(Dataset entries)
####

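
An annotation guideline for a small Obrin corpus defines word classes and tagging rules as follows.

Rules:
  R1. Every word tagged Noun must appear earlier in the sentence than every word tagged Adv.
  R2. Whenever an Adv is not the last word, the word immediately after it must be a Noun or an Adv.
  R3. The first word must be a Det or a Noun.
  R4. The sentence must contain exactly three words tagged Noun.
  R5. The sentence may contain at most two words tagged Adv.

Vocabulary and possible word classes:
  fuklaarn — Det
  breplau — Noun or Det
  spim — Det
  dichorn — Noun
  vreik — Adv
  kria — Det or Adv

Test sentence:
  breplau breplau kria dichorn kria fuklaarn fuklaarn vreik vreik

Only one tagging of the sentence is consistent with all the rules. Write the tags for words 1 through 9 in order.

Noun Noun Det Noun Det Det Det Adv Adv

Candidates per position — 1:breplau {Noun,Det}; 2:breplau {Noun,Det}; 3:kria {Det,Adv}; 4:dichorn {Noun}; 5:kria {Det,Adv}; 6:fuklaarn {Det}; 7:fuklaarn {Det}; 8:vreik {Adv}; 9:vreik {Adv}.
At position 1, choosing Det makes rule 4 impossible to satisfy; hence Noun.
At position 2, choosing Det makes rule 4 impossible to satisfy; hence Noun.
At position 3, choosing Adv makes rule 1 impossible to satisfy; hence Det.
At position 5, choosing Adv makes rule 2 impossible to satisfy; hence Det.
That leaves exactly one tagging: Noun Noun Det Noun Det Det Det Adv Adv.
Check: rule 1 satisfied; rule 2 satisfied; rule 3 satisfied; rule 4 satisfied; rule 5 satisfied.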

####

What this task involves: Beginning at the line above with "dichorn — Noun" and finishing at the line with "breplau breplau kria", return each line exactly and return nothing else.

Exercise result:
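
  dichorn — Noun
  vreik — Adv
  kria — Det or Adv

Test sentence:
  breplau breplau kria dichorn kria fuklaarn fuklaarn vreik vreik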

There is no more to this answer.